Only the lines from the one with "dR/dt = R(0.758 - 0.0356C)" onward are wanted, through the last line of the entries, set down exactly.

Items from a data source
+++
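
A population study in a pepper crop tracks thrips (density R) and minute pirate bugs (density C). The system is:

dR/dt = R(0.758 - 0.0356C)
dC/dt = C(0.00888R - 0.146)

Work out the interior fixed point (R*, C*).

Set dC/dt = 0 with C > 0: 0.00888R - 0.146 = 0, so R* = 0.146/0.00888 = 16.4.
Set dR/dt = 0 with R > 0: 0.758 - 0.0356C = 0, so C* = 0.758/0.0356 = 21.3.

R* ≈ 16.4, C* ≈ 21.3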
+++
#### [COMPLETED TASK]
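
dR/dt = R(0.758 - 0.0356C)
dC/dt = C(0.00888R - 0.146)

Work out the interior fixed point (R*, C*).

Set dC/dt = 0 with C > 0: 0.00888R - 0.146 = 0, so R* = 0.146/0.00888 = 16.4.
Set dR/dt = 0 with R > 0: 0.758 - 0.0356C = 0, so C* = 0.758/0.0356 = 21.3.

R* ≈ 16.4, C* ≈ 21.3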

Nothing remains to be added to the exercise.